Records from a data collection
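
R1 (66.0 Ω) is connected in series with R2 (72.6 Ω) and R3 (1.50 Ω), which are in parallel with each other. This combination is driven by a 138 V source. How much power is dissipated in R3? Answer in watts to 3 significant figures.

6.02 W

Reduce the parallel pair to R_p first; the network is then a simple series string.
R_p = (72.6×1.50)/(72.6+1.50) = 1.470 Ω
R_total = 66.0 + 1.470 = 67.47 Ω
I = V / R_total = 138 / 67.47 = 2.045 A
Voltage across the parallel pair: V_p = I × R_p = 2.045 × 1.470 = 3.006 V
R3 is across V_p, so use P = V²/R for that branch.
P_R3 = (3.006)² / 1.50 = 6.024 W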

DIRECTIONS FOR THIS TASK. Each line above must be returned exactly as written.

TASK ANSWER.
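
R1 (66.0 Ω) is connected in series with R2 (72.6 Ω) and R3 (1.50 Ω), which are in parallel with each other. This combination is driven by a 138 V source. How much power is dissipated in R3? Answer in watts to 3 significant figures.

6.02 W

Reduce the parallel pair to R_p first; the network is then a simple series string.
R_p = (72.6×1.50)/(72.6+1.50) = 1.470 Ω
R_total = 66.0 + 1.470 = 67.47 Ω
I = V / R_total = 138 / 67.47 = 2.045 A
Voltage across the parallel pair: V_p = I × R_p = 2.045 × 1.470 = 3.006 V
R3 is across V_p, so use P = V²/R for that branch.
P_R3 = (3.006)² / 1.50 = 6.024 W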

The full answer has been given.